| WORK REQUEST |
Take the line with "p^(-7)) and express" as the first line and the last line of the data as the final one. Write out those lines exactly, and no others.

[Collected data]
::::

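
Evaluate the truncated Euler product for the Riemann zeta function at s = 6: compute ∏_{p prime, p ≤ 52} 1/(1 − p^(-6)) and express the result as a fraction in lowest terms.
∏ = 739922824862544451640166694180680765476614483998462834502498139791315/727309058868145310276350820375862045292293308126790710400267935809536

The primes p ≤ 52 are [2, 3, 5, 7, 11, 13, 17, 19, 23, 29, 31, 37, 41, 43, 47]. For each prime, (1 − 1/p^6)^(-1) = p^6 / (p^6 − 1). The product is (1 − 1/2^6)^(-1), (1 − 1/3^6)^(-1), (1 − 1/5^6)^(-1), (1 − 1/7^6)^(-1), (1 − 1/11^6)^(-1), (1 − 1/13^6)^(-1), (1 − 1/17^6)^(-1), (1 − 1/19^6)^(-1), (1 − 1/23^6)^(-1), (1 − 1/29^6)^(-1), (1 − 1/31^6)^(-1), (1 − 1/37^6)^(-1), (1 − 1/41^6)^(-1), (1 − 1/43^6)^(-1), (1 − 1/47^6)^(-1) = ∏ p^6 / (p^6 − 1) = 739922824862544451640166694180680765476614483998462834502498139791315/727309058868145310276350820375862045292293308126790710400267935809536.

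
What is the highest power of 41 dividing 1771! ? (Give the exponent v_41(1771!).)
v_41(1771!) = 44

Legendre's formula: v_p(n!) = Σ_{k ≥ 1} ⌊n / p^k⌋. For p = 41, n = 1771, the terms are:
  ⌊1771/41^1⌋ = ⌊1771/41⌋ = 43
  ⌊1771/41^2⌋ = ⌊1771/1681⌋ = 1
(the next term ⌊1771/41^3⌋ = 0, terminating the sum). Summing: v_41(1771!) = 43 + 1 = 44.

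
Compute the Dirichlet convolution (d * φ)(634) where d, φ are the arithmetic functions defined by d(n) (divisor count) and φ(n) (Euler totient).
(d * φ)(634) = 954

Divisors of 634: [1, 2, 317, 634]. For each d | 634:
  d = 1: d(1) · φ(634/1) = 1 · 316 = 316
  d = 2: d(2) · φ(634/2) = 2 · 316 = 632
  d = 317: d(317) · φ(634/317) = 2 · 1 = 2
  d = 634: d(634) · φ(634/634) = 4 · 1 = 4
Summing: (d * φ)(634) = 316 + 632 + 2 + 4 = 954.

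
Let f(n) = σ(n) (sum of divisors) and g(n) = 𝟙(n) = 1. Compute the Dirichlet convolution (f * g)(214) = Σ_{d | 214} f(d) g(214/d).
(σ * 𝟙)(214) = 436

Divisors of 214: [1, 2, 107, 214]. For each d | 214:
  d = 1: σ(1) · 𝟙(214/1) = 1 · 1 = 1
  d = 2: σ(2) · 𝟙(214/2) = 3 · 1 = 3
  d = 107: σ(107) · 𝟙(214/107) = 108 · 1 = 108
  d = 214: σ(214) · 𝟙(214/214) = 324 · 1 = 324
Summing: (σ * 𝟙)(214) = 1 + 3 + 108 + 324 = 436.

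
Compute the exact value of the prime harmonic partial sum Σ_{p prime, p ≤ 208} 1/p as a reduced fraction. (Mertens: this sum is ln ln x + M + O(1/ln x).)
Σ 1/p = 15202313841027497739047080375538859939135227730139536997746371469607707132833646367/7799922041683461553249199106329813876687996789903550945093032474868511536164700810

π(208) = 46, so the primes ≤ 208 are [2, 3, 5, 7, 11, 13, 17, 19, 23, 29, 31, 37, 41, 43, 47, 53, 59, 61, 67, 71, 73, 79, 83, 89, 97, 101, 103, 107, 109, 113, 127, 131, 137, 139, 149, 151, 157, 163, 167, 173, 179, 181, 191, 193, 197, 199]. Summing 1/p over these primes: 15202313841027497739047080375538859939135227730139536997746371469607707132833646367/7799922041683461553249199106329813876687996789903550945093032474868511536164700810 ≈ 1.9490. Mertens estimate ln ln(208) + 0.2615 ≈ 1.9363.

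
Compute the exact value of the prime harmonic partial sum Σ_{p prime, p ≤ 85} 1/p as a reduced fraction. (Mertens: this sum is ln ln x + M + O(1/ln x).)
Σ 1/p = 475714535349241099037539188841003/267064515689275851355624017992790

π(85) = 23, so the primes ≤ 85 are [2, 3, 5, 7, 11, 13, 17, 19, 23, 29, 31, 37, 41, 43, 47, 53, 59, 61, 67, 71, 73, 79, 83]. Summing 1/p over these primes: 475714535349241099037539188841003/267064515689275851355624017992790 ≈ 1.7813. Mertens estimate ln ln(85) + 0.2615 ≈ 1.7527.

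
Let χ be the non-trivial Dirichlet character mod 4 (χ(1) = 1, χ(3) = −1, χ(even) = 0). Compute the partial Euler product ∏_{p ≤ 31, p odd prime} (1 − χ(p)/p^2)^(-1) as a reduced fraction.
∏ = 70163108671177093/76623095660544000

The odd primes p ≤ 31 are [3, 5, 7, 11, 13, 17, 19, 23, 29, 31]. For each, χ(p) = 1 if p ≡ 1 mod 4, χ(p) = −1 if p ≡ 3 mod 4. Taking (1 − χ(p)/p^2)^(-1) = p^2/(p^2 − χ(p)): (1 − (-1)/3^2)^(-1) · (1 − (1)/5^2)^(-1) · (1 − (-1)/7^2)^(-1) · (1 − (-1)/11^2)^(-1) · (1 − (1)/13^2)^(-1) · (1 − (1)/17^2)^(-1) · (1 − (-1)/19^2)^(-1) · (1 − (-1)/23^2)^(-1) · (1 − (1)/29^2)^(-1) · (1 − (-1)/31^2)^(-1) = 70163108671177093/76623095660544000.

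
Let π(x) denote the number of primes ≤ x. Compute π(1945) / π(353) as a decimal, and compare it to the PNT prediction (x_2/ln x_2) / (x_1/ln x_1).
π(1945)/π(353) = 295/71 ≈ 4.1549;  PNT prediction ≈ 4.2683.

π(353) = 71 and π(1945) = 295, so π(1945)/π(353) ≈ 4.1549. The PNT-predicted ratio is (1945/ln(1945)) / (353/ln(353)) ≈ 4.2683. The two agree to within a few percent, as expected.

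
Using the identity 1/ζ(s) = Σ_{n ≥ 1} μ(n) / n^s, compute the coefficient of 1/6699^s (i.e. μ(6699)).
μ(6699) = 1

Factor n = 6699 = 3 · 7 · 11 · 29. μ(n) = 0 if any exponent ≥ 2 (not squarefree); otherwise μ(n) = (−1)^{ω(n)} where ω(n) is the number of distinct prime factors. Applying: μ(6699) = 1.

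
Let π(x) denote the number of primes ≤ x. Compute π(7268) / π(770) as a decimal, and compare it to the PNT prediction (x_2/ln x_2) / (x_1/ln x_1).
π(7268)/π(770) = 928/136 ≈ 6.8235;  PNT prediction ≈ 7.0558.

π(770) = 136 and π(7268) = 928, so π(7268)/π(770) ≈ 6.8235. The PNT-predicted ratio is (7268/ln(7268)) / (770/ln(770)) ≈ 7.0558. The two agree to within a few percent, as expected.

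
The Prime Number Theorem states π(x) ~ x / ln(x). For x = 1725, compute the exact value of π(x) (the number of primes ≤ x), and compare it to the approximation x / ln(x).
π(1725) = 269;  x/ln(x) ≈ 231.45;  relative error ≈ 13.96%.

Directly count primes up to 1725: π(1725) = 269. The PNT approximation gives 1725/ln(1725) ≈ 1725/7.45298 ≈ 231.45. Relative error (π(x) − x/ln(x)) / π(x) ≈ 13.96%; the approximation is known to undercount slightly (Li(x) is a better estimate).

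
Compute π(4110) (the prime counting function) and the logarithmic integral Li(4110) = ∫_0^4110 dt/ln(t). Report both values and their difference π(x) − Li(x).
π(4110) = 565;  Li(4110) ≈ 578.61;  π(x) − Li(x) ≈ -13.61.

Direct count of primes ≤ 4110 gives π(4110) = 565. Numerical evaluation of the logarithmic integral gives Li(4110) ≈ 578.61. The difference π(x) − Li(x) ≈ -13.61 is typically negative for small/moderate x (Li(x) overestimates), though Littlewood's theorem shows this sign changes infinitely often.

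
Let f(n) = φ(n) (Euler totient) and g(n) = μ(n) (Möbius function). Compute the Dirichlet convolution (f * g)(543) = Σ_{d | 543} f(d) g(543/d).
(φ * μ)(543) = 179

Divisors of 543: [1, 3, 181, 543]. For each d | 543:
  d = 1: φ(1) · μ(543/1) = 1 · 1 = 1
  d = 3: φ(3) · μ(543/3) = 2 · -1 = -2
  d = 181: φ(181) · μ(543/181) = 180 · -1 = -180
  d = 543: φ(543) · μ(543/543) = 360 · 1 = 360
Summing: (φ * μ)(543) = 1 + -2 + -180 + 360 = 179.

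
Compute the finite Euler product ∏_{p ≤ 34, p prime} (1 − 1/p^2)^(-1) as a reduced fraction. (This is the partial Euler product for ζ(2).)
∏ = 82920037520482019/50722704772300800

The primes p ≤ 34 are [2, 3, 5, 7, 11, 13, 17, 19, 23, 29, 31]. For each prime, (1 − 1/p^2)^(-1) = p^2 / (p^2 − 1). The product is (1 − 1/2^2)^(-1), (1 − 1/3^2)^(-1), (1 − 1/5^2)^(-1), (1 − 1/7^2)^(-1), (1 − 1/11^2)^(-1), (1 − 1/13^2)^(-1), (1 − 1/17^2)^(-1), (1 − 1/19^2)^(-1), (1 − 1/23^2)^(-1), (1 − 1/29^2)^(-1), (1 − 1/31^2)^(-1) = ∏ p^2 / (p^2 − 1) = 82920037520482019/50722704772300800.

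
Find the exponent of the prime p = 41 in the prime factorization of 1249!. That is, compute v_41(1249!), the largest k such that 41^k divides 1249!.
v_41(1249!) = 30

Legendre's formula: v_p(n!) = Σ_{k ≥ 1} ⌊n / p^k⌋. For p = 41, n = 1249, the terms are:
  ⌊1249/41^1⌋ = ⌊1249/41⌋ = 30
(the next term ⌊1249/41^2⌋ = 0, terminating the sum). Summing: v_41(1249!) = 30 = 30.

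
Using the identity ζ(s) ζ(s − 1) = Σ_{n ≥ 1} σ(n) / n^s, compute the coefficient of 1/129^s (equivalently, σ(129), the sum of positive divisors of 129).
σ(129) = 176

In the product (Σ m^0/m^s)(Σ k / k^s) = Σ (Σ_{d | n} d) / n^s, the coefficient of 1/n^s is σ(n) = Σ_{d | n} d. For n = 129, divisors are [1, 3, 43, 129]; summing: σ(129) = 176.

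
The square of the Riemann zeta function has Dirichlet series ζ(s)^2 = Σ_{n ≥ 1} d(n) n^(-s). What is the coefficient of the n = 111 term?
d(111) = 4

ζ(s)^2 = (Σ 1/m^s)(Σ 1/k^s). The coefficient of 1/n^s in the product is the number of ordered pairs (m, k) with mk = n, which equals d(n). For n = 111, divisors are [1, 3, 37, 111], so d(111) = 4.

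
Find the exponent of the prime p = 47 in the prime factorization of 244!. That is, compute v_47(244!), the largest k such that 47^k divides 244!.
v_47(244!) = 5

Legendre's formula: v_p(n!) = Σ_{k ≥ 1} ⌊n / p^k⌋. For p = 47, n = 244, the terms are:
  ⌊244/47^1⌋ = ⌊244/47⌋ = 5
(the next term ⌊244/47^2⌋ = 0, terminating the sum). Summing: v_47(244!) = 5 = 5.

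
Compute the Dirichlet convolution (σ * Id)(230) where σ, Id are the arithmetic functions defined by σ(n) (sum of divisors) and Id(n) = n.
(σ * Id)(230) = 2585

Divisors of 230: [1, 2, 5, 10, 23, 46, 115, 230]. For each d | 230:
  d = 1: σ(1) · Id(230/1) = 1 · 230 = 230
  d = 2: σ(2) · Id(230/2) = 3 · 115 = 345
  d = 5: σ(5) · Id(230/5) = 6 · 46 = 276
  d = 10: σ(10) · Id(230/10) = 18 · 23 = 414
  d = 23: σ(23) · Id(230/23) = 24 · 10 = 240
  d = 46: σ(46) · Id(230/46) = 72 · 5 = 360
  d = 115: σ(115) · Id(230/115) = 144 · 2 = 288
  d = 230: σ(230) · Id(230/230) = 432 · 1 = 432
Summing: (σ * Id)(230) = 230 + 345 + 276 + 414 + 240 + 360 + 288 + 432 = 2585.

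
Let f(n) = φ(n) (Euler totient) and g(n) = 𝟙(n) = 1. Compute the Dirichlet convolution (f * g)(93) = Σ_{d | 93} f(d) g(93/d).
(φ * 𝟙)(93) = 93

Divisors of 93: [1, 3, 31, 93]. For each d | 93:
  d = 1: φ(1) · 𝟙(93/1) = 1 · 1 = 1
  d = 3: φ(3) · 𝟙(93/3) = 2 · 1 = 2
  d = 31: φ(31) · 𝟙(93/31) = 30 · 1 = 30
  d = 93: φ(93) · 𝟙(93/93) = 60 · 1 = 60
Summing: (φ * 𝟙)(93) = 1 + 2 + 30 + 60 = 93.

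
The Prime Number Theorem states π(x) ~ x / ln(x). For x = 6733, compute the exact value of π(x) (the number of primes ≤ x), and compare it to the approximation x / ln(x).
π(6733) = 868;  x/ln(x) ≈ 763.83;  relative error ≈ 12.00%.

Directly count primes up to 6733: π(6733) = 868. The PNT approximation gives 6733/ln(6733) ≈ 6733/8.81478 ≈ 763.83. Relative error (π(x) − x/ln(x)) / π(x) ≈ 12.00%; the approximation is known to undercount slightly (Li(x) is a better estimate).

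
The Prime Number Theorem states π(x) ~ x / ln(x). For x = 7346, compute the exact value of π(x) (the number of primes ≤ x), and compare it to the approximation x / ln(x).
π(7346) = 935;  x/ln(x) ≈ 825.22;  relative error ≈ 11.74%.

Directly count primes up to 7346: π(7346) = 935. The PNT approximation gives 7346/ln(7346) ≈ 7346/8.90191 ≈ 825.22. Relative error (π(x) − x/ln(x)) / π(x) ≈ 11.74%; the approximation is known to undercount slightly (Li(x) is a better estimate).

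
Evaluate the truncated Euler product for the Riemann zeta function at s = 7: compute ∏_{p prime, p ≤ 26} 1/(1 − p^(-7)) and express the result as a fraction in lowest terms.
∏ = 48232764637425582400715871008195503014129789903328125/47833390398549347808770198286798982719063238904795968

The primes p ≤ 26 are [2, 3, 5, 7, 11, 13, 17, 19, 23]. For each prime, (1 − 1/p^7)^(-1) = p^7 / (p^7 − 1). The product is (1 − 1/2^7)^(-1), (1 − 1/3^7)^(-1), (1 − 1/5^7)^(-1), (1 − 1/7^7)^(-1), (1 − 1/11^7)^(-1), (1 − 1/13^7)^(-1), (1 − 1/17^7)^(-1), (1 − 1/19^7)^(-1), (1 − 1/23^7)^(-1) = ∏ p^7 / (p^7 − 1) = 48232764637425582400715871008195503014129789903328125/47833390398549347808770198286798982719063238904795968.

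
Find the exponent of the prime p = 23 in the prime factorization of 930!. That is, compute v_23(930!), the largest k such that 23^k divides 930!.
v_23(930!) = 41

Legendre's formula: v_p(n!) = Σ_{k ≥ 1} ⌊n / p^k⌋. For p = 23, n = 930, the terms are:
  ⌊930/23^1⌋ = ⌊930/23⌋ = 40
  ⌊930/23^2⌋ = ⌊930/529⌋ = 1
(the next term ⌊930/23^3⌋ = 0, terminating the sum). Summing: v_23(930!) = 40 + 1 = 41.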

::::

| COMPLETED EXERCISE |
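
Evaluate the truncated Euler product for the Riemann zeta function at s = 7: compute ∏_{p prime, p ≤ 26} 1/(1 − p^(-7)) and express the result as a fraction in lowest terms.
∏ = 48232764637425582400715871008195503014129789903328125/47833390398549347808770198286798982719063238904795968

The primes p ≤ 26 are [2, 3, 5, 7, 11, 13, 17, 19, 23]. For each prime, (1 − 1/p^7)^(-1) = p^7 / (p^7 − 1). The product is (1 − 1/2^7)^(-1), (1 − 1/3^7)^(-1), (1 − 1/5^7)^(-1), (1 − 1/7^7)^(-1), (1 − 1/11^7)^(-1), (1 − 1/13^7)^(-1), (1 − 1/17^7)^(-1), (1 − 1/19^7)^(-1), (1 − 1/23^7)^(-1) = ∏ p^7 / (p^7 − 1) = 48232764637425582400715871008195503014129789903328125/47833390398549347808770198286798982719063238904795968.

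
Find the exponent of the prime p = 23 in the prime factorization of 930!. That is, compute v_23(930!), the largest k such that 23^k divides 930!.
v_23(930!) = 41

Legendre's formula: v_p(n!) = Σ_{k ≥ 1} ⌊n / p^k⌋. For p = 23, n = 930, the terms are:
  ⌊930/23^1⌋ = ⌊930/23⌋ = 40
  ⌊930/23^2⌋ = ⌊930/529⌋ = 1
(the next term ⌊930/23^3⌋ = 0, terminating the sum). Summing: v_23(930!) = 40 + 1 = 41.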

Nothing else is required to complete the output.